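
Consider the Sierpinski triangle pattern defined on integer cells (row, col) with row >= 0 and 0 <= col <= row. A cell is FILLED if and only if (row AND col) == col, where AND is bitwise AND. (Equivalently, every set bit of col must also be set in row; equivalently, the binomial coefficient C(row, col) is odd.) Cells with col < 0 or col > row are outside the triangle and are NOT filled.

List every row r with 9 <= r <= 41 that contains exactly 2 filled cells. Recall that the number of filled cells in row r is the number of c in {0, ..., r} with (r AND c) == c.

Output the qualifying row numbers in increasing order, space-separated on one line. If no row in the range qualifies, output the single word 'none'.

Answer: 16 32

Derivation:
Row r has 2^popcount(r) filled cells, so we need popcount(r) = log2(2) = 1.
Scan r = 9..41 and keep those with exactly 1 one-bits:
r=9=1001 popcount=2 -> skip
r=10=1010 popcount=2 -> skip
r=11=1011 popcount=3 -> skip
r=12=1100 popcount=2 -> skip
r=13=1101 popcount=3 -> skip
r=14=1110 popcount=3 -> skip
r=15=1111 popcount=4 -> skip
r=16=10000 popcount=1 -> KEEP
r=17=10001 popcount=2 -> skip
r=18=10010 popcount=2 -> skip
r=19=10011 popcount=3 -> skip
r=20=10100 popcount=2 -> skip
r=21=10101 popcount=3 -> skip
r=22=10110 popcount=3 -> skip
r=23=10111 popcount=4 -> skip
r=24=11000 popcount=2 -> skip
r=25=11001 popcount=3 -> skip
r=26=11010 popcount=3 -> skip
r=27=11011 popcount=4 -> skip
r=28=11100 popcount=3 -> skip
r=29=11101 popcount=4 -> skip
r=30=11110 popcount=4 -> skip
r=31=11111 popcount=5 -> skip
r=32=100000 popcount=1 -> KEEP
r=33=100001 popcount=2 -> skip
r=34=100010 popcount=2 -> skip
r=35=100011 popcount=3 -> skip
r=36=100100 popcount=2 -> skip
r=37=100101 popcount=3 -> skip
r=38=100110 popcount=3 -> skip
r=39=100111 popcount=4 -> skip
r=40=101000 popcount=2 -> skip
r=41=101001 popcount=3 -> skip
Kept rows: 16 32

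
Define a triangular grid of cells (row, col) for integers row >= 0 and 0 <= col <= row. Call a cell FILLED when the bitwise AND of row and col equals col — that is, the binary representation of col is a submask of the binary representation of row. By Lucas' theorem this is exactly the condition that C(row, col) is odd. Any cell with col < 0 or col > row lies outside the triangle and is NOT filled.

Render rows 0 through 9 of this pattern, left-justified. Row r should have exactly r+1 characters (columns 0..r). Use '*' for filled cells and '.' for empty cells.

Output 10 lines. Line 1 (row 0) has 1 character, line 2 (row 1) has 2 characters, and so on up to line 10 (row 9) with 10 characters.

r0=0: *
r1=1: **
r2=10: *.*
r3=11: ****
r4=100: *...*
r5=101: **..**
r6=110: *.*.*.*
r7=111: ********
r8=1000: *.......*
r9=1001: **......**

Answer: *
**
*.*
****
*...*
**..**
*.*.*.*
********
*.......*
**......**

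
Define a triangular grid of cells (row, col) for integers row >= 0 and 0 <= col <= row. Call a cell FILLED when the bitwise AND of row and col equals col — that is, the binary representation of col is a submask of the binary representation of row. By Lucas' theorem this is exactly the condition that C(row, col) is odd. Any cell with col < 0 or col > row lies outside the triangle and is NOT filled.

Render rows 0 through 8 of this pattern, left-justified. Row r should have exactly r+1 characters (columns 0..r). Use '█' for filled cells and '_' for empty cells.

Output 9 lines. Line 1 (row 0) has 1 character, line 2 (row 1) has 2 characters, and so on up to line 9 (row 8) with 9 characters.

Answer: █
██
█_█
████
█___█
██__██
█_█_█_█
████████
█_______█

Derivation:
r0=0: █
r1=1: ██
r2=10: █_█
r3=11: ████
r4=100: █___█
r5=101: ██__██
r6=110: █_█_█_█
r7=111: ████████
r8=1000: █_______█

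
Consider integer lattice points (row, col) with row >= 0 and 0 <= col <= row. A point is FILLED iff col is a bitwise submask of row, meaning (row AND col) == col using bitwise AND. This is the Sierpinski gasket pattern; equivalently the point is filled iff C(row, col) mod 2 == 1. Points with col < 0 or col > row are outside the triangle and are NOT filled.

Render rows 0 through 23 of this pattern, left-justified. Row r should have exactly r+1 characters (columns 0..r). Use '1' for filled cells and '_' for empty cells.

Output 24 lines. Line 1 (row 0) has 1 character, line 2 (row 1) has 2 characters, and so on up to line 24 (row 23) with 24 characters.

r0=0: 1
r1=1: 11
r2=10: 1_1
r3=11: 1111
r4=100: 1___1
r5=101: 11__11
r6=110: 1_1_1_1
r7=111: 11111111
r8=1000: 1_______1
r9=1001: 11______11
r10=1010: 1_1_____1_1
r11=1011: 1111____1111
r12=1100: 1___1___1___1
r13=1101: 11__11__11__11
r14=1110: 1_1_1_1_1_1_1_1
r15=1111: 1111111111111111
r16=10000: 1_______________1
r17=10001: 11______________11
r18=10010: 1_1_____________1_1
r19=10011: 1111____________1111
r20=10100: 1___1___________1___1
r21=10101: 11__11__________11__11
r22=10110: 1_1_1_1_________1_1_1_1
r23=10111: 11111111________11111111

Answer: 1
11
1_1
1111
1___1
11__11
1_1_1_1
11111111
1_______1
11______11
1_1_____1_1
1111____1111
1___1___1___1
11__11__11__11
1_1_1_1_1_1_1_1
1111111111111111
1_______________1
11______________11
1_1_____________1_1
1111____________1111
1___1___________1___1
11__11__________11__11
1_1_1_1_________1_1_1_1
11111111________11111111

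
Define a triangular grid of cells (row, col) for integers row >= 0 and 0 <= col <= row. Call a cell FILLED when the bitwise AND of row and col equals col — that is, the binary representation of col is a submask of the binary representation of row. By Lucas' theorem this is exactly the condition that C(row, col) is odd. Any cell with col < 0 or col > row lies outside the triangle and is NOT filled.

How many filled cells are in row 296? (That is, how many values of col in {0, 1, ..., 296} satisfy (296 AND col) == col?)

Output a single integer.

Answer: 8

Derivation:
296 in binary = 100101000
popcount(296) = number of 1-bits in 100101000 = 3
A col c satisfies (296 AND c) == c iff every set bit of c is also set in 296; each of the 3 set bits of 296 can independently be on or off in c.
count = 2^3 = 8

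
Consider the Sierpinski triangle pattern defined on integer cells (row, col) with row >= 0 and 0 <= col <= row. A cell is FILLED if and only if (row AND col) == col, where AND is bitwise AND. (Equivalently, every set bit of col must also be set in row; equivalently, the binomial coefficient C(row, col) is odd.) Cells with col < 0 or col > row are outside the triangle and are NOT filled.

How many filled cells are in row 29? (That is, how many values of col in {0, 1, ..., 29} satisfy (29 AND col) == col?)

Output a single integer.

Answer: 16

Derivation:
29 in binary = 11101
popcount(29) = number of 1-bits in 11101 = 4
A col c satisfies (29 AND c) == c iff every set bit of c is also set in 29; each of the 4 set bits of 29 can independently be on or off in c.
count = 2^4 = 16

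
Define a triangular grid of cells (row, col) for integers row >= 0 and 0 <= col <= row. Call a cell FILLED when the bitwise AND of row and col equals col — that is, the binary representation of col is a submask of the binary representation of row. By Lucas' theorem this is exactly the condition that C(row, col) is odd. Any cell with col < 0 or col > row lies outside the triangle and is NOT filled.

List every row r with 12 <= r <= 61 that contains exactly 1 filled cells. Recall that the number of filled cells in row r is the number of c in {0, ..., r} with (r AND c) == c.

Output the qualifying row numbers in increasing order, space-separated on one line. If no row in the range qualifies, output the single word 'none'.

Row r has 2^popcount(r) filled cells, so we need popcount(r) = log2(1) = 0.
Scan r = 12..61 and keep those with exactly 0 one-bits:
r=12=1100 popcount=2 -> skip
r=13=1101 popcount=3 -> skip
r=14=1110 popcount=3 -> skip
r=15=1111 popcount=4 -> skip
r=16=10000 popcount=1 -> skip
r=17=10001 popcount=2 -> skip
r=18=10010 popcount=2 -> skip
r=19=10011 popcount=3 -> skip
r=20=10100 popcount=2 -> skip
r=21=10101 popcount=3 -> skip
r=22=10110 popcount=3 -> skip
r=23=10111 popcount=4 -> skip
r=24=11000 popcount=2 -> skip
r=25=11001 popcount=3 -> skip
r=26=11010 popcount=3 -> skip
r=27=11011 popcount=4 -> skip
r=28=11100 popcount=3 -> skip
r=29=11101 popcount=4 -> skip
r=30=11110 popcount=4 -> skip
r=31=11111 popcount=5 -> skip
r=32=100000 popcount=1 -> skip
r=33=100001 popcount=2 -> skip
r=34=100010 popcount=2 -> skip
r=35=100011 popcount=3 -> skip
r=36=100100 popcount=2 -> skip
r=37=100101 popcount=3 -> skip
r=38=100110 popcount=3 -> skip
r=39=100111 popcount=4 -> skip
r=40=101000 popcount=2 -> skip
r=41=101001 popcount=3 -> skip
r=42=101010 popcount=3 -> skip
r=43=101011 popcount=4 -> skip
r=44=101100 popcount=3 -> skip
r=45=101101 popcount=4 -> skip
r=46=101110 popcount=4 -> skip
r=47=101111 popcount=5 -> skip
r=48=110000 popcount=2 -> skip
r=49=110001 popcount=3 -> skip
r=50=110010 popcount=3 -> skip
r=51=110011 popcount=4 -> skip
r=52=110100 popcount=3 -> skip
r=53=110101 popcount=4 -> skip
r=54=110110 popcount=4 -> skip
r=55=110111 popcount=5 -> skip
r=56=111000 popcount=3 -> skip
r=57=111001 popcount=4 -> skip
r=58=111010 popcount=4 -> skip
r=59=111011 popcount=5 -> skip
r=60=111100 popcount=4 -> skip
r=61=111101 popcount=5 -> skip
Kept rows: none

Answer: none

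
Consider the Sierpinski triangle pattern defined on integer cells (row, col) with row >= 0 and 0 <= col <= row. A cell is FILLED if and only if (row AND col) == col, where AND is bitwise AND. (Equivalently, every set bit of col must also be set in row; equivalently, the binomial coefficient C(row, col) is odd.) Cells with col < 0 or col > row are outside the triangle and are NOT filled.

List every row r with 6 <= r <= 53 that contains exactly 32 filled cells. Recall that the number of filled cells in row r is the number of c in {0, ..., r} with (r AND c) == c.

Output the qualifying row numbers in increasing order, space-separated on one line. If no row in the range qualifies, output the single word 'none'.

Row r has 2^popcount(r) filled cells, so we need popcount(r) = log2(32) = 5.
Scan r = 6..53 and keep those with exactly 5 one-bits:
r=6=110 popcount=2 -> skip
r=7=111 popcount=3 -> skip
r=8=1000 popcount=1 -> skip
r=9=1001 popcount=2 -> skip
r=10=1010 popcount=2 -> skip
r=11=1011 popcount=3 -> skip
r=12=1100 popcount=2 -> skip
r=13=1101 popcount=3 -> skip
r=14=1110 popcount=3 -> skip
r=15=1111 popcount=4 -> skip
r=16=10000 popcount=1 -> skip
r=17=10001 popcount=2 -> skip
r=18=10010 popcount=2 -> skip
r=19=10011 popcount=3 -> skip
r=20=10100 popcount=2 -> skip
r=21=10101 popcount=3 -> skip
r=22=10110 popcount=3 -> skip
r=23=10111 popcount=4 -> skip
r=24=11000 popcount=2 -> skip
r=25=11001 popcount=3 -> skip
r=26=11010 popcount=3 -> skip
r=27=11011 popcount=4 -> skip
r=28=11100 popcount=3 -> skip
r=29=11101 popcount=4 -> skip
r=30=11110 popcount=4 -> skip
r=31=11111 popcount=5 -> KEEP
r=32=100000 popcount=1 -> skip
r=33=100001 popcount=2 -> skip
r=34=100010 popcount=2 -> skip
r=35=100011 popcount=3 -> skip
r=36=100100 popcount=2 -> skip
r=37=100101 popcount=3 -> skip
r=38=100110 popcount=3 -> skip
r=39=100111 popcount=4 -> skip
r=40=101000 popcount=2 -> skip
r=41=101001 popcount=3 -> skip
r=42=101010 popcount=3 -> skip
r=43=101011 popcount=4 -> skip
r=44=101100 popcount=3 -> skip
r=45=101101 popcount=4 -> skip
r=46=101110 popcount=4 -> skip
r=47=101111 popcount=5 -> KEEP
r=48=110000 popcount=2 -> skip
r=49=110001 popcount=3 -> skip
r=50=110010 popcount=3 -> skip
r=51=110011 popcount=4 -> skip
r=52=110100 popcount=3 -> skip
r=53=110101 popcount=4 -> skip
Kept rows: 31 47

Answer: 31 47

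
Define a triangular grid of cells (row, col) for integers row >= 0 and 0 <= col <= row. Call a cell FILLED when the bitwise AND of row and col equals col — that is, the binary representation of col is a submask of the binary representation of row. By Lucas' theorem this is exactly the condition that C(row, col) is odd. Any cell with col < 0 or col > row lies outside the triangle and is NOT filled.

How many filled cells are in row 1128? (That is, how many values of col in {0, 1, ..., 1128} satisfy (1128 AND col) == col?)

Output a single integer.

1128 in binary = 10001101000
popcount(1128) = number of 1-bits in 10001101000 = 4
A col c satisfies (1128 AND c) == c iff every set bit of c is also set in 1128; each of the 4 set bits of 1128 can independently be on or off in c.
count = 2^4 = 16

Answer: 16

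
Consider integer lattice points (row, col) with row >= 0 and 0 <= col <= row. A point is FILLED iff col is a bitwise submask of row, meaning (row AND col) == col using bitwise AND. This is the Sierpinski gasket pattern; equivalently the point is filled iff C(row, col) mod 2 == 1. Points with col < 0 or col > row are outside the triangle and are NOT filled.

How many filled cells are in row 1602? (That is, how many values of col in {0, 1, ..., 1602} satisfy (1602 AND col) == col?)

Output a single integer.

Answer: 16

Derivation:
1602 in binary = 11001000010
popcount(1602) = number of 1-bits in 11001000010 = 4
A col c satisfies (1602 AND c) == c iff every set bit of c is also set in 1602; each of the 4 set bits of 1602 can independently be on or off in c.
count = 2^4 = 16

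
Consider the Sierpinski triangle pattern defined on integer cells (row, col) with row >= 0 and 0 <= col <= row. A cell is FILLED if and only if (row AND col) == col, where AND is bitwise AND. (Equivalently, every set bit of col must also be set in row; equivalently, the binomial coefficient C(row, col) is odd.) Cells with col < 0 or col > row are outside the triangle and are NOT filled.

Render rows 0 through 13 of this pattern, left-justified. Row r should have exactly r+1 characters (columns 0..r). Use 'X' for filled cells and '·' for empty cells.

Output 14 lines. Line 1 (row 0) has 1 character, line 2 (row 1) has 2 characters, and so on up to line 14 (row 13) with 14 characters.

r0=0: X
r1=1: XX
r2=10: X·X
r3=11: XXXX
r4=100: X···X
r5=101: XX··XX
r6=110: X·X·X·X
r7=111: XXXXXXXX
r8=1000: X·······X
r9=1001: XX······XX
r10=1010: X·X·····X·X
r11=1011: XXXX····XXXX
r12=1100: X···X···X···X
r13=1101: XX··XX··XX··XX

Answer: X
XX
X·X
XXXX
X···X
XX··XX
X·X·X·X
XXXXXXXX
X·······X
XX······XX
X·X·····X·X
XXXX····XXXX
X···X···X···X
XX··XX··XX··XX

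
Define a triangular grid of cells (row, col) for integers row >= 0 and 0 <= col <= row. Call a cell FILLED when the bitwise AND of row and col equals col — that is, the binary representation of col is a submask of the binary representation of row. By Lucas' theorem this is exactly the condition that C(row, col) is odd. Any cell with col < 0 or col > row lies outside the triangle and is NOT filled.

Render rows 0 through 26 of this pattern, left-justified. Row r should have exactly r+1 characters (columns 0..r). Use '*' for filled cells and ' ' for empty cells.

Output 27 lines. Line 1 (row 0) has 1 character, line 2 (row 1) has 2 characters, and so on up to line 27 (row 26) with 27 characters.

Answer: *
**
* *
****
*   *
**  **
* * * *
********
*       *
**      **
* *     * *
****    ****
*   *   *   *
**  **  **  **
* * * * * * * *
****************
*               *
**              **
* *             * *
****            ****
*   *           *   *
**  **          **  **
* * * *         * * * *
********        ********
*       *       *       *
**      **      **      **
* *     * *     * *     * *

Derivation:
r0=0: *
r1=1: **
r2=10: * *
r3=11: ****
r4=100: *   *
r5=101: **  **
r6=110: * * * *
r7=111: ********
r8=1000: *       *
r9=1001: **      **
r10=1010: * *     * *
r11=1011: ****    ****
r12=1100: *   *   *   *
r13=1101: **  **  **  **
r14=1110: * * * * * * * *
r15=1111: ****************
r16=10000: *               *
r17=10001: **              **
r18=10010: * *             * *
r19=10011: ****            ****
r20=10100: *   *           *   *
r21=10101: **  **          **  **
r22=10110: * * * *         * * * *
r23=10111: ********        ********
r24=11000: *       *       *       *
r25=11001: **      **      **      **
r26=11010: * *     * *     * *     * *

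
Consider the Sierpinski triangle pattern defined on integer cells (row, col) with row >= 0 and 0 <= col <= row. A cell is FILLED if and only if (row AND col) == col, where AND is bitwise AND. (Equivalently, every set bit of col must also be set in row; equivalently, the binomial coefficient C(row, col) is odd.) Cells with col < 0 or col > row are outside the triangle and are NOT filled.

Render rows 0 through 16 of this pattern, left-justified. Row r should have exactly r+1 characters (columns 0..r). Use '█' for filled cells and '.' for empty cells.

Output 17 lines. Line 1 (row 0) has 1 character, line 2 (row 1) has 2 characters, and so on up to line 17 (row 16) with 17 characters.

r0=0: █
r1=1: ██
r2=10: █.█
r3=11: ████
r4=100: █...█
r5=101: ██..██
r6=110: █.█.█.█
r7=111: ████████
r8=1000: █.......█
r9=1001: ██......██
r10=1010: █.█.....█.█
r11=1011: ████....████
r12=1100: █...█...█...█
r13=1101: ██..██..██..██
r14=1110: █.█.█.█.█.█.█.█
r15=1111: ████████████████
r16=10000: █...............█

Answer: █
██
█.█
████
█...█
██..██
█.█.█.█
████████
█.......█
██......██
█.█.....█.█
████....████
█...█...█...█
██..██..██..██
█.█.█.█.█.█.█.█
████████████████
█...............█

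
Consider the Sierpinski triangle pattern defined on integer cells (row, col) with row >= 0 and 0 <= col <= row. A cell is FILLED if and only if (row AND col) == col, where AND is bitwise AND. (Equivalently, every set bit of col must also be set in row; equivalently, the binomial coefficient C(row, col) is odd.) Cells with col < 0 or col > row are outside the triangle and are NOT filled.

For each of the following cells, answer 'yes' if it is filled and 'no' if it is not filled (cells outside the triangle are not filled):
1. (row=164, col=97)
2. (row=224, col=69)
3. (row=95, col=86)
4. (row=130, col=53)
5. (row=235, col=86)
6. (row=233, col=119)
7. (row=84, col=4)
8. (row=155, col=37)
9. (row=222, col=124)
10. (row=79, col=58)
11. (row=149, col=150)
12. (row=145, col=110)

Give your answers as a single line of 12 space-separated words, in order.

(164,97): row=0b10100100, col=0b1100001, row AND col = 0b100000 = 32; 32 != 97 -> empty
(224,69): row=0b11100000, col=0b1000101, row AND col = 0b1000000 = 64; 64 != 69 -> empty
(95,86): row=0b1011111, col=0b1010110, row AND col = 0b1010110 = 86; 86 == 86 -> filled
(130,53): row=0b10000010, col=0b110101, row AND col = 0b0 = 0; 0 != 53 -> empty
(235,86): row=0b11101011, col=0b1010110, row AND col = 0b1000010 = 66; 66 != 86 -> empty
(233,119): row=0b11101001, col=0b1110111, row AND col = 0b1100001 = 97; 97 != 119 -> empty
(84,4): row=0b1010100, col=0b100, row AND col = 0b100 = 4; 4 == 4 -> filled
(155,37): row=0b10011011, col=0b100101, row AND col = 0b1 = 1; 1 != 37 -> empty
(222,124): row=0b11011110, col=0b1111100, row AND col = 0b1011100 = 92; 92 != 124 -> empty
(79,58): row=0b1001111, col=0b111010, row AND col = 0b1010 = 10; 10 != 58 -> empty
(149,150): col outside [0, 149] -> not filled
(145,110): row=0b10010001, col=0b1101110, row AND col = 0b0 = 0; 0 != 110 -> empty

Answer: no no yes no no no yes no no no no no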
⁂
**What the task asks**. Filter the material for the word "values" and copy each matching line.

**Output for this exercise**.
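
How many filled cells are in row 296? (That is, how many values of col in {0, 1, ..., 296} satisfy (296 AND col) == col?)
How many filled cells are in row 29? (That is, how many values of col in {0, 1, ..., 29} satisfy (29 AND col) == col?)
How many filled cells are in row 1128? (That is, how many values of col in {0, 1, ..., 1128} satisfy (1128 AND col) == col?)
How many filled cells are in row 1602? (That is, how many values of col in {0, 1, ..., 1602} satisfy (1602 AND col) == col?)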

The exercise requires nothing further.